**TASK**.
Print the listing that follows, character for character.

════════

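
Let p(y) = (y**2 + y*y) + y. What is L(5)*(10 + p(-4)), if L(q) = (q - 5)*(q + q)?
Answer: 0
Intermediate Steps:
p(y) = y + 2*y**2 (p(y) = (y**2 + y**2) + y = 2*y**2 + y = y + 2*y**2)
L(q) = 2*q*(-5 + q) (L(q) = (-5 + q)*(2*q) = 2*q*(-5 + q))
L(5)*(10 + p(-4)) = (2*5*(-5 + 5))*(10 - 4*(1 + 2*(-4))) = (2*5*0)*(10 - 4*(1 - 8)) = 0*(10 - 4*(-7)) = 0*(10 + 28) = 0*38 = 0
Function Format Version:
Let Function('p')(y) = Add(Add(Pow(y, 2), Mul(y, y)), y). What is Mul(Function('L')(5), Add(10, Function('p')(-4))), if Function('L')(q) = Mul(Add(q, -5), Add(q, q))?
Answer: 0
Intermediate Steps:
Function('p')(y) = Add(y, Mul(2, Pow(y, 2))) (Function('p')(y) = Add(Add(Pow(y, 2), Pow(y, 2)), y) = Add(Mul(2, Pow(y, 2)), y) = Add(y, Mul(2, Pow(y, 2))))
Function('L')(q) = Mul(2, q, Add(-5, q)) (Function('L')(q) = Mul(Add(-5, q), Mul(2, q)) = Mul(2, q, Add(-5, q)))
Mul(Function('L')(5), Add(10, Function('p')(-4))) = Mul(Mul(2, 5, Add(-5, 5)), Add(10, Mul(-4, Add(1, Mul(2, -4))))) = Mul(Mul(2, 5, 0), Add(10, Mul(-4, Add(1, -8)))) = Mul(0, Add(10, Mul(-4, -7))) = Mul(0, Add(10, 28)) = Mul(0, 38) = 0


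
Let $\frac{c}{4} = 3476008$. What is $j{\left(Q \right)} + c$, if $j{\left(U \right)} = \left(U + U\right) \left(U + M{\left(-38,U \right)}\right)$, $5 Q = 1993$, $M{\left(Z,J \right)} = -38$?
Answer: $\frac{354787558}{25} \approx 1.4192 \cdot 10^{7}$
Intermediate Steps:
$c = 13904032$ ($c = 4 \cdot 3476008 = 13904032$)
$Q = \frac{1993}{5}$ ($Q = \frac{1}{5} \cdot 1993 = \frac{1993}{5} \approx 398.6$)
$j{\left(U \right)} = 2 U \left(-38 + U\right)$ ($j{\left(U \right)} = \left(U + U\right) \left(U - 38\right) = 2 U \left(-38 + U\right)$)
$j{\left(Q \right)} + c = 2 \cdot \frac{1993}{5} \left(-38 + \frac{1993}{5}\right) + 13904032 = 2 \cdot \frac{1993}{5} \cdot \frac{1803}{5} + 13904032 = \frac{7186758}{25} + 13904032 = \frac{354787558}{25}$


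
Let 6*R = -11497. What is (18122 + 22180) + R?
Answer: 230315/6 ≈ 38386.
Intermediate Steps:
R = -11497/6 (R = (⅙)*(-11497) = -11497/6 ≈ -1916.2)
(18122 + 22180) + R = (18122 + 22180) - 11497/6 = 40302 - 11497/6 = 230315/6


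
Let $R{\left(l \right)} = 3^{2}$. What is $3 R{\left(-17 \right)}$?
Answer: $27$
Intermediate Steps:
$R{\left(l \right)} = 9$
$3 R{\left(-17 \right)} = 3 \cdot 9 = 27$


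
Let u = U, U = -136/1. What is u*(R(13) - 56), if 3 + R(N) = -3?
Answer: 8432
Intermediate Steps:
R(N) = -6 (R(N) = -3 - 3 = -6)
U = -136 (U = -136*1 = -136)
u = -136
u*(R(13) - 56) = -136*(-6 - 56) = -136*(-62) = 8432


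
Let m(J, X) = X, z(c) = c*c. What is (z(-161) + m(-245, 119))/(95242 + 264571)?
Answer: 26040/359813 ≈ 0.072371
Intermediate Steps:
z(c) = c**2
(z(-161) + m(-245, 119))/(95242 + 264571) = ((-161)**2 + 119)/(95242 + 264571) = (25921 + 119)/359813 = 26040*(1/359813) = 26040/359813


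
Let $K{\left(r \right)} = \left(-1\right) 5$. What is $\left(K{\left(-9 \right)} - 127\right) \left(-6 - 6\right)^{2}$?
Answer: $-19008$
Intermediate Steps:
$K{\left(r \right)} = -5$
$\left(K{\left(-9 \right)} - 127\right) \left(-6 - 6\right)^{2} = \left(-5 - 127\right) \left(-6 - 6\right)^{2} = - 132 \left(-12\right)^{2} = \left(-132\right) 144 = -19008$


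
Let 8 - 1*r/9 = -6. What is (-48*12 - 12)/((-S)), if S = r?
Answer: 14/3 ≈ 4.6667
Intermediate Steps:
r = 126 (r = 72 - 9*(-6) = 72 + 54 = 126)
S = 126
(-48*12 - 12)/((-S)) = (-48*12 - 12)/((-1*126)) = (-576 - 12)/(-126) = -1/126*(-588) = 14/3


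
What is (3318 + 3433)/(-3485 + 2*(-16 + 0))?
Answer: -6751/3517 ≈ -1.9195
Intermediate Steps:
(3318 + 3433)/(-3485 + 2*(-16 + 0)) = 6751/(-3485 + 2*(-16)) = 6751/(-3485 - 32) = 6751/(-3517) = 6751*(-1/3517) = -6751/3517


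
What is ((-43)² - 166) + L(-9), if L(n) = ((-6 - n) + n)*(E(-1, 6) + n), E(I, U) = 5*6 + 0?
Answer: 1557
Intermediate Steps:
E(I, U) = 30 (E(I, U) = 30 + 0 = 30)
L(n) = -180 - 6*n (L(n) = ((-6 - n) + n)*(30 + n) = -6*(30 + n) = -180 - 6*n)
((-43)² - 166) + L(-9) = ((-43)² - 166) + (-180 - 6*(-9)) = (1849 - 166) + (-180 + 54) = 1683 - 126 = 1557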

════════

**COMPLETED TASK**.
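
Let p(y) = (y**2 + y*y) + y. What is L(5)*(10 + p(-4)), if L(q) = (q - 5)*(q + q)?
Answer: 0
Intermediate Steps:
p(y) = y + 2*y**2 (p(y) = (y**2 + y**2) + y = 2*y**2 + y = y + 2*y**2)
L(q) = 2*q*(-5 + q) (L(q) = (-5 + q)*(2*q) = 2*q*(-5 + q))
L(5)*(10 + p(-4)) = (2*5*(-5 + 5))*(10 - 4*(1 + 2*(-4))) = (2*5*0)*(10 - 4*(1 - 8)) = 0*(10 - 4*(-7)) = 0*(10 + 28) = 0*38 = 0
Function Format Version:
Let Function('p')(y) = Add(Add(Pow(y, 2), Mul(y, y)), y). What is Mul(Function('L')(5), Add(10, Function('p')(-4))), if Function('L')(q) = Mul(Add(q, -5), Add(q, q))?
Answer: 0
Intermediate Steps:
Function('p')(y) = Add(y, Mul(2, Pow(y, 2))) (Function('p')(y) = Add(Add(Pow(y, 2), Pow(y, 2)), y) = Add(Mul(2, Pow(y, 2)), y) = Add(y, Mul(2, Pow(y, 2))))
Function('L')(q) = Mul(2, q, Add(-5, q)) (Function('L')(q) = Mul(Add(-5, q), Mul(2, q)) = Mul(2, q, Add(-5, q)))
Mul(Function('L')(5), Add(10, Function('p')(-4))) = Mul(Mul(2, 5, Add(-5, 5)), Add(10, Mul(-4, Add(1, Mul(2, -4))))) = Mul(Mul(2, 5, 0), Add(10, Mul(-4, Add(1, -8)))) = Mul(0, Add(10, Mul(-4, -7))) = Mul(0, Add(10, 28)) = Mul(0, 38) = 0


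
Let $\frac{c}{4} = 3476008$. What is $j{\left(Q \right)} + c$, if $j{\left(U \right)} = \left(U + U\right) \left(U + M{\left(-38,U \right)}\right)$, $5 Q = 1993$, $M{\left(Z,J \right)} = -38$?
Answer: $\frac{354787558}{25} \approx 1.4192 \cdot 10^{7}$
Intermediate Steps:
$c = 13904032$ ($c = 4 \cdot 3476008 = 13904032$)
$Q = \frac{1993}{5}$ ($Q = \frac{1}{5} \cdot 1993 = \frac{1993}{5} \approx 398.6$)
$j{\left(U \right)} = 2 U \left(-38 + U\right)$ ($j{\left(U \right)} = \left(U + U\right) \left(U - 38\right) = 2 U \left(-38 + U\right)$)
$j{\left(Q \right)} + c = 2 \cdot \frac{1993}{5} \left(-38 + \frac{1993}{5}\right) + 13904032 = 2 \cdot \frac{1993}{5} \cdot \frac{1803}{5} + 13904032 = \frac{7186758}{25} + 13904032 = \frac{354787558}{25}$


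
Let 6*R = -11497. What is (18122 + 22180) + R?
Answer: 230315/6 ≈ 38386.
Intermediate Steps:
R = -11497/6 (R = (⅙)*(-11497) = -11497/6 ≈ -1916.2)
(18122 + 22180) + R = (18122 + 22180) - 11497/6 = 40302 - 11497/6 = 230315/6


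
Let $R{\left(l \right)} = 3^{2}$. What is $3 R{\left(-17 \right)}$?
Answer: $27$
Intermediate Steps:
$R{\left(l \right)} = 9$
$3 R{\left(-17 \right)} = 3 \cdot 9 = 27$


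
Let u = U, U = -136/1. What is u*(R(13) - 56), if 3 + R(N) = -3?
Answer: 8432
Intermediate Steps:
R(N) = -6 (R(N) = -3 - 3 = -6)
U = -136 (U = -136*1 = -136)
u = -136
u*(R(13) - 56) = -136*(-6 - 56) = -136*(-62) = 8432


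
Let m(J, X) = X, z(c) = c*c. What is (z(-161) + m(-245, 119))/(95242 + 264571)?
Answer: 26040/359813 ≈ 0.072371
Intermediate Steps:
z(c) = c**2
(z(-161) + m(-245, 119))/(95242 + 264571) = ((-161)**2 + 119)/(95242 + 264571) = (25921 + 119)/359813 = 26040*(1/359813) = 26040/359813


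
Let $K{\left(r \right)} = \left(-1\right) 5$. What is $\left(K{\left(-9 \right)} - 127\right) \left(-6 - 6\right)^{2}$?
Answer: $-19008$
Intermediate Steps:
$K{\left(r \right)} = -5$
$\left(K{\left(-9 \right)} - 127\right) \left(-6 - 6\right)^{2} = \left(-5 - 127\right) \left(-6 - 6\right)^{2} = - 132 \left(-12\right)^{2} = \left(-132\right) 144 = -19008$


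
Let 8 - 1*r/9 = -6. What is (-48*12 - 12)/((-S)), if S = r?
Answer: 14/3 ≈ 4.6667
Intermediate Steps:
r = 126 (r = 72 - 9*(-6) = 72 + 54 = 126)
S = 126
(-48*12 - 12)/((-S)) = (-48*12 - 12)/((-1*126)) = (-576 - 12)/(-126) = -1/126*(-588) = 14/3


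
What is (3318 + 3433)/(-3485 + 2*(-16 + 0))?
Answer: -6751/3517 ≈ -1.9195
Intermediate Steps:
(3318 + 3433)/(-3485 + 2*(-16 + 0)) = 6751/(-3485 + 2*(-16)) = 6751/(-3485 - 32) = 6751/(-3517) = 6751*(-1/3517) = -6751/3517


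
What is ((-43)² - 166) + L(-9), if L(n) = ((-6 - n) + n)*(E(-1, 6) + n), E(I, U) = 5*6 + 0?
Answer: 1557
Intermediate Steps:
E(I, U) = 30 (E(I, U) = 30 + 0 = 30)
L(n) = -180 - 6*n (L(n) = ((-6 - n) + n)*(30 + n) = -6*(30 + n) = -180 - 6*n)
((-43)² - 166) + L(-9) = ((-43)² - 166) + (-180 - 6*(-9)) = (1849 - 166) + (-180 + 54) = 1683 - 126 = 1557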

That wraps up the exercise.